(Beginning of DATA FOR REVIEW)
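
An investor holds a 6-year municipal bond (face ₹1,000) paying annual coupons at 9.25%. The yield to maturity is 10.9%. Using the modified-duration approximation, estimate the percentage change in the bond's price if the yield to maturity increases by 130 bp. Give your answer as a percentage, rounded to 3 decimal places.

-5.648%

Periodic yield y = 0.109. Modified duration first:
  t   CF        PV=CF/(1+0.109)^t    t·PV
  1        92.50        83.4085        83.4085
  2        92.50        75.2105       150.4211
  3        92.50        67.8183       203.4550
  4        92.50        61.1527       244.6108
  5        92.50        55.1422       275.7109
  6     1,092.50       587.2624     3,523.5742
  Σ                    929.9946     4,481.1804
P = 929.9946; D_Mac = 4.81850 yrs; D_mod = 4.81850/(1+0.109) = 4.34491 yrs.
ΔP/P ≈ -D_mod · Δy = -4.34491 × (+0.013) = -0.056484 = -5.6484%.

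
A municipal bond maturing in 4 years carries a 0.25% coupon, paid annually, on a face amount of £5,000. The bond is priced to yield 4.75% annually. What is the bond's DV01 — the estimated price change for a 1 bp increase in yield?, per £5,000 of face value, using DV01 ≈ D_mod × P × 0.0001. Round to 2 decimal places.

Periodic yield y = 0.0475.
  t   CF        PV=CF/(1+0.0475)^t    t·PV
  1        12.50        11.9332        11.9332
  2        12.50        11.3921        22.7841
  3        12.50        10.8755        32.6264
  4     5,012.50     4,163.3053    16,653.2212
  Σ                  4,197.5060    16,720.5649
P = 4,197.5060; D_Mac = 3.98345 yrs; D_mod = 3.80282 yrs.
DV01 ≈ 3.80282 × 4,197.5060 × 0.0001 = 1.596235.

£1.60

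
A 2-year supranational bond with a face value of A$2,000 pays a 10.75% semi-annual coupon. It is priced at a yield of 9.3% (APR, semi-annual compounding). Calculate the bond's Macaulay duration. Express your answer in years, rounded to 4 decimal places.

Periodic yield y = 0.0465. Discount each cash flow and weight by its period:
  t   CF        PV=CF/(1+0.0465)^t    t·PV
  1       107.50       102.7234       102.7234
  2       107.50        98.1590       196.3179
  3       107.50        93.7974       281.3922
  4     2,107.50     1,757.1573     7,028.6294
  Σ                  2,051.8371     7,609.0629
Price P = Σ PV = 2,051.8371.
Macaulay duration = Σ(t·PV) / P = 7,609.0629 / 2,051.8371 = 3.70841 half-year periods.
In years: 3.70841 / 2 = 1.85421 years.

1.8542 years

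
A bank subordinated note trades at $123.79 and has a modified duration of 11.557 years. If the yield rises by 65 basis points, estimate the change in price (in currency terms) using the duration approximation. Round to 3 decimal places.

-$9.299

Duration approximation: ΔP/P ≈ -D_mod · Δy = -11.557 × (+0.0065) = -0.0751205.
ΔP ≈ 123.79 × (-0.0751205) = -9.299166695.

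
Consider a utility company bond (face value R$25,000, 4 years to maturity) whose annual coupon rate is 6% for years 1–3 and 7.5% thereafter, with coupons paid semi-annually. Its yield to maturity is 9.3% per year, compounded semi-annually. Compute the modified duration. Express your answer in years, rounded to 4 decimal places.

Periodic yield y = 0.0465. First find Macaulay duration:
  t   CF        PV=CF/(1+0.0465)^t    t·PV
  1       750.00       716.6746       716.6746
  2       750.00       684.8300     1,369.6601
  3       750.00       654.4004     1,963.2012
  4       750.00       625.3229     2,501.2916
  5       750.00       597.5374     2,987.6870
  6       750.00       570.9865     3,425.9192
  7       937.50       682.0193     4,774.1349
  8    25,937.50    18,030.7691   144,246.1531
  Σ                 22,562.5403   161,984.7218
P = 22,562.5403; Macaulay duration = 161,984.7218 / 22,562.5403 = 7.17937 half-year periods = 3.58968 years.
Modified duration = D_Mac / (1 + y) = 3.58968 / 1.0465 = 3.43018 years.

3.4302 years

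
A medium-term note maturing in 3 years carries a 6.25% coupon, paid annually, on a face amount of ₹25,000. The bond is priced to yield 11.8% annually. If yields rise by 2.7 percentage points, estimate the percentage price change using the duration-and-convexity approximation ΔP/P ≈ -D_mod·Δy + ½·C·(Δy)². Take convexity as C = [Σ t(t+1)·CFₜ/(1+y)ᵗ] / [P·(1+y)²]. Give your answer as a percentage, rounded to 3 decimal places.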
(End of DATA FOR REVIEW)
Return the whole listing exactly as it reads.

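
An investor holds a 6-year municipal bond (face ₹1,000) paying annual coupons at 9.25%. The yield to maturity is 10.9%. Using the modified-duration approximation, estimate the percentage change in the bond's price if the yield to maturity increases by 130 bp. Give your answer as a percentage, rounded to 3 decimal places.

-5.648%

Periodic yield y = 0.109. Modified duration first:
  t   CF        PV=CF/(1+0.109)^t    t·PV
  1        92.50        83.4085        83.4085
  2        92.50        75.2105       150.4211
  3        92.50        67.8183       203.4550
  4        92.50        61.1527       244.6108
  5        92.50        55.1422       275.7109
  6     1,092.50       587.2624     3,523.5742
  Σ                    929.9946     4,481.1804
P = 929.9946; D_Mac = 4.81850 yrs; D_mod = 4.81850/(1+0.109) = 4.34491 yrs.
ΔP/P ≈ -D_mod · Δy = -4.34491 × (+0.013) = -0.056484 = -5.6484%.

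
A municipal bond maturing in 4 years carries a 0.25% coupon, paid annually, on a face amount of £5,000. The bond is priced to yield 4.75% annually. What is the bond's DV01 — the estimated price change for a 1 bp increase in yield?, per £5,000 of face value, using DV01 ≈ D_mod × P × 0.0001. Round to 2 decimal places.

Periodic yield y = 0.0475.
  t   CF        PV=CF/(1+0.0475)^t    t·PV
  1        12.50        11.9332        11.9332
  2        12.50        11.3921        22.7841
  3        12.50        10.8755        32.6264
  4     5,012.50     4,163.3053    16,653.2212
  Σ                  4,197.5060    16,720.5649
P = 4,197.5060; D_Mac = 3.98345 yrs; D_mod = 3.80282 yrs.
DV01 ≈ 3.80282 × 4,197.5060 × 0.0001 = 1.596235.

£1.60

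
A 2-year supranational bond with a face value of A$2,000 pays a 10.75% semi-annual coupon. It is priced at a yield of 9.3% (APR, semi-annual compounding). Calculate the bond's Macaulay duration. Express your answer in years, rounded to 4 decimal places.

Periodic yield y = 0.0465. Discount each cash flow and weight by its period:
  t   CF        PV=CF/(1+0.0465)^t    t·PV
  1       107.50       102.7234       102.7234
  2       107.50        98.1590       196.3179
  3       107.50        93.7974       281.3922
  4     2,107.50     1,757.1573     7,028.6294
  Σ                  2,051.8371     7,609.0629
Price P = Σ PV = 2,051.8371.
Macaulay duration = Σ(t·PV) / P = 7,609.0629 / 2,051.8371 = 3.70841 half-year periods.
In years: 3.70841 / 2 = 1.85421 years.

1.8542 years

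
A bank subordinated note trades at $123.79 and has a modified duration of 11.557 years. If the yield rises by 65 basis points, estimate the change in price (in currency terms) using the duration approximation. Round to 3 decimal places.

-$9.299

Duration approximation: ΔP/P ≈ -D_mod · Δy = -11.557 × (+0.0065) = -0.0751205.
ΔP ≈ 123.79 × (-0.0751205) = -9.299166695.

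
Consider a utility company bond (face value R$25,000, 4 years to maturity) whose annual coupon rate is 6% for years 1–3 and 7.5% thereafter, with coupons paid semi-annually. Its yield to maturity is 9.3% per year, compounded semi-annually. Compute the modified duration. Express your answer in years, rounded to 4 decimal places.

Periodic yield y = 0.0465. First find Macaulay duration:
  t   CF        PV=CF/(1+0.0465)^t    t·PV
  1       750.00       716.6746       716.6746
  2       750.00       684.8300     1,369.6601
  3       750.00       654.4004     1,963.2012
  4       750.00       625.3229     2,501.2916
  5       750.00       597.5374     2,987.6870
  6       750.00       570.9865     3,425.9192
  7       937.50       682.0193     4,774.1349
  8    25,937.50    18,030.7691   144,246.1531
  Σ                 22,562.5403   161,984.7218
P = 22,562.5403; Macaulay duration = 161,984.7218 / 22,562.5403 = 7.17937 half-year periods = 3.58968 years.
Modified duration = D_Mac / (1 + y) = 3.58968 / 1.0465 = 3.43018 years.

3.4302 years

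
A medium-term note maturing in 3 years carries a 6.25% coupon, paid annually, on a face amount of ₹25,000. The bond is priced to yield 11.8% annually. If yields rise by 2.7 percentage points, estimate the percentage price change using the duration-and-convexity approximation ΔP/P ≈ -D_mod·Δy + ½·C·(Δy)². Take convexity as C = [Σ t(t+1)·CFₜ/(1+y)ᵗ] / [P·(1+y)²]. Give your answer as a percentage, rounded to 3 decimal places.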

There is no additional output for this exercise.